Exercise:
Identify the lines in the data below that contain "dumping" and give only how many there are.

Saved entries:
-=-=-=-=-

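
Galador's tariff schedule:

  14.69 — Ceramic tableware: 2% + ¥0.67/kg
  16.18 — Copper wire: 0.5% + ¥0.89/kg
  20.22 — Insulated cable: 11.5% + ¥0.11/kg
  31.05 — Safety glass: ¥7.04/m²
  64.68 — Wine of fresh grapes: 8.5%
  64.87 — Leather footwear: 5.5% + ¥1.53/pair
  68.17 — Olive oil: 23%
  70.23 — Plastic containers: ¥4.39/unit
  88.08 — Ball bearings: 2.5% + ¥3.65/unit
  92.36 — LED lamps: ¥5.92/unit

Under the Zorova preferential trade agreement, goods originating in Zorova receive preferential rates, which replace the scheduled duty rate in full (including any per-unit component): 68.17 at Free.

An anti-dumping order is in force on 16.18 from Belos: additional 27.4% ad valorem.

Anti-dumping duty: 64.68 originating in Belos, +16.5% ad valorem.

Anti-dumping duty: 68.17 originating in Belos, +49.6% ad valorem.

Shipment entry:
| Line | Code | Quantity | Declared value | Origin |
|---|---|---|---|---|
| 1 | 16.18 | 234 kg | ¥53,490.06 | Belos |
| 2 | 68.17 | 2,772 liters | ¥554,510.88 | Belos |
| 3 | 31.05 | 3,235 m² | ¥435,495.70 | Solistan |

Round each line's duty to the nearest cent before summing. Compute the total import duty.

¥440,481.29

Line 1 (16.18, Belos, 234 kg, ¥53,490.06):
Base rate for 16.18 is 0.5% + ¥0.89/kg.
Additional duty on 16.18 from Belos: +27.4%. Applied ad valorem rate: 0.5% + 27.4% = 27.9%.
Duty = ¥53,490.06 × 27.9% + 234 × ¥0.89 = ¥15,131.99.
Line 2 (68.17, Belos, 2,772 liters, ¥554,510.88):
Base rate for 68.17 is 23%.
68.17 has an FTA preferential rate, but origin Belos is not Zorova; base rate stands.
Additional duty on 68.17 from Belos: +49.6%. Applied ad valorem rate: 23% + 49.6% = 72.6%.
Duty = ¥554,510.88 × 72.6% = ¥402,574.90.
Line 3 (31.05, Solistan, 3,235 m², ¥435,495.70):
Base rate for 31.05 is ¥7.04/m².
Duty = 3,235 × ¥7.04 = ¥22,774.40.
Total = ¥15,131.99 + ¥402,574.90 + ¥22,774.40 = ¥440,481.29.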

-=-=-=-=-

Written reply:
3